Saved data entries:
---*---
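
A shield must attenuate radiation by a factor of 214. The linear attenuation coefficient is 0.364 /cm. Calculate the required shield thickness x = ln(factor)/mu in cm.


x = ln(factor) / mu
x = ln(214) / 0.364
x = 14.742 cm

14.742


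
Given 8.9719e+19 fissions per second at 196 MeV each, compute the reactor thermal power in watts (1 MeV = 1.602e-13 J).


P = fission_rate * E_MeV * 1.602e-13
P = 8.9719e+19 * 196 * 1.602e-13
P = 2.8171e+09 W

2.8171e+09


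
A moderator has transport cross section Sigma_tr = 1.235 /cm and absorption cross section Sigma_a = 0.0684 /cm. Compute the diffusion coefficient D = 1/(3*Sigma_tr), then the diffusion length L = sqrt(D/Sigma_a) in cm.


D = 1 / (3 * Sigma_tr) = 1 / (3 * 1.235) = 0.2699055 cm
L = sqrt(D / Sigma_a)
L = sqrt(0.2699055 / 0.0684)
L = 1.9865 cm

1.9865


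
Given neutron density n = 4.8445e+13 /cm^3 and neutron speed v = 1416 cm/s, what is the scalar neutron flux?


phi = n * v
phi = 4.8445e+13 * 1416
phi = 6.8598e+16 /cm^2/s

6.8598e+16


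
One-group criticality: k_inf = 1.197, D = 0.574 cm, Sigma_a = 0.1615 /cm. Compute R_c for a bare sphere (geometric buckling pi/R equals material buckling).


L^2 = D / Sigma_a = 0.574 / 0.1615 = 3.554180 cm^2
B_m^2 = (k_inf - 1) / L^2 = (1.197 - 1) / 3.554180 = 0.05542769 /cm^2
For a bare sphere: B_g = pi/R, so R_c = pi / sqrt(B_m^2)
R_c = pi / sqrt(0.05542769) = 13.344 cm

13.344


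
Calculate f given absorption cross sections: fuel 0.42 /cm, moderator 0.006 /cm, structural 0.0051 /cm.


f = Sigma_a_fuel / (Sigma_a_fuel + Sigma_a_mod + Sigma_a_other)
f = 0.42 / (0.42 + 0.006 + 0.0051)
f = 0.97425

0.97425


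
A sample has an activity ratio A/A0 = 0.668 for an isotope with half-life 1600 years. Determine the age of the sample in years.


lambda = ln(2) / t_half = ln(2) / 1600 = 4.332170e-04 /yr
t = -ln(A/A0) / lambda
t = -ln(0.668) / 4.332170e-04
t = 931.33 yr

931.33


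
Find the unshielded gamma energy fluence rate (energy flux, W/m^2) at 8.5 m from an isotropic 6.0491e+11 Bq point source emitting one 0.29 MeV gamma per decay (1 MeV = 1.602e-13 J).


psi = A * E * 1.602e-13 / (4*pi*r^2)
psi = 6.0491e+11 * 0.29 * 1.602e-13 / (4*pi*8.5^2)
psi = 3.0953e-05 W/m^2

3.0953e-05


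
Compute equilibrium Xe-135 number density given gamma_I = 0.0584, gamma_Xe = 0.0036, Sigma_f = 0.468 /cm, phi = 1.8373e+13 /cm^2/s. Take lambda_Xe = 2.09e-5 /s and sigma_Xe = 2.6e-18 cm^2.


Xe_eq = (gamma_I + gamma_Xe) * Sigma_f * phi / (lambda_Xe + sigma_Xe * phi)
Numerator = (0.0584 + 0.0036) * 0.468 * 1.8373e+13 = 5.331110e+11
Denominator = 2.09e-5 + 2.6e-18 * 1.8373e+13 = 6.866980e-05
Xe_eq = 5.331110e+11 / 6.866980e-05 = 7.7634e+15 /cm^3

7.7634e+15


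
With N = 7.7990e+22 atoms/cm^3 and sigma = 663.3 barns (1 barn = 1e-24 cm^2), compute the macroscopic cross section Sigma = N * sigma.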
---*---
TASK BRIEF: Word for word, restate all of the entries.

FINISHED EXERCISE:
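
A shield must attenuate radiation by a factor of 214. The linear attenuation coefficient is 0.364 /cm. Calculate the required shield thickness x = ln(factor)/mu in cm.


x = ln(factor) / mu
x = ln(214) / 0.364
x = 14.742 cm

14.742


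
Given 8.9719e+19 fissions per second at 196 MeV each, compute the reactor thermal power in watts (1 MeV = 1.602e-13 J).


P = fission_rate * E_MeV * 1.602e-13
P = 8.9719e+19 * 196 * 1.602e-13
P = 2.8171e+09 W

2.8171e+09


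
A moderator has transport cross section Sigma_tr = 1.235 /cm and absorption cross section Sigma_a = 0.0684 /cm. Compute the diffusion coefficient D = 1/(3*Sigma_tr), then the diffusion length L = sqrt(D/Sigma_a) in cm.


D = 1 / (3 * Sigma_tr) = 1 / (3 * 1.235) = 0.2699055 cm
L = sqrt(D / Sigma_a)
L = sqrt(0.2699055 / 0.0684)
L = 1.9865 cm

1.9865


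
Given neutron density n = 4.8445e+13 /cm^3 and neutron speed v = 1416 cm/s, what is the scalar neutron flux?


phi = n * v
phi = 4.8445e+13 * 1416
phi = 6.8598e+16 /cm^2/s

6.8598e+16


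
One-group criticality: k_inf = 1.197, D = 0.574 cm, Sigma_a = 0.1615 /cm. Compute R_c for a bare sphere (geometric buckling pi/R equals material buckling).


L^2 = D / Sigma_a = 0.574 / 0.1615 = 3.554180 cm^2
B_m^2 = (k_inf - 1) / L^2 = (1.197 - 1) / 3.554180 = 0.05542769 /cm^2
For a bare sphere: B_g = pi/R, so R_c = pi / sqrt(B_m^2)
R_c = pi / sqrt(0.05542769) = 13.344 cm

13.344


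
Calculate f given absorption cross sections: fuel 0.42 /cm, moderator 0.006 /cm, structural 0.0051 /cm.


f = Sigma_a_fuel / (Sigma_a_fuel + Sigma_a_mod + Sigma_a_other)
f = 0.42 / (0.42 + 0.006 + 0.0051)
f = 0.97425

0.97425


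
A sample has an activity ratio A/A0 = 0.668 for an isotope with half-life 1600 years. Determine the age of the sample in years.


lambda = ln(2) / t_half = ln(2) / 1600 = 4.332170e-04 /yr
t = -ln(A/A0) / lambda
t = -ln(0.668) / 4.332170e-04
t = 931.33 yr

931.33


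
Find the unshielded gamma energy fluence rate (energy flux, W/m^2) at 8.5 m from an isotropic 6.0491e+11 Bq point source emitting one 0.29 MeV gamma per decay (1 MeV = 1.602e-13 J).


psi = A * E * 1.602e-13 / (4*pi*r^2)
psi = 6.0491e+11 * 0.29 * 1.602e-13 / (4*pi*8.5^2)
psi = 3.0953e-05 W/m^2

3.0953e-05


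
Compute equilibrium Xe-135 number density given gamma_I = 0.0584, gamma_Xe = 0.0036, Sigma_f = 0.468 /cm, phi = 1.8373e+13 /cm^2/s. Take lambda_Xe = 2.09e-5 /s and sigma_Xe = 2.6e-18 cm^2.


Xe_eq = (gamma_I + gamma_Xe) * Sigma_f * phi / (lambda_Xe + sigma_Xe * phi)
Numerator = (0.0584 + 0.0036) * 0.468 * 1.8373e+13 = 5.331110e+11
Denominator = 2.09e-5 + 2.6e-18 * 1.8373e+13 = 6.866980e-05
Xe_eq = 5.331110e+11 / 6.866980e-05 = 7.7634e+15 /cm^3

7.7634e+15


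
With N = 7.7990e+22 atoms/cm^3 and sigma = 663.3 barns (1 barn = 1e-24 cm^2), compute the macroscopic cross section Sigma = N * sigma.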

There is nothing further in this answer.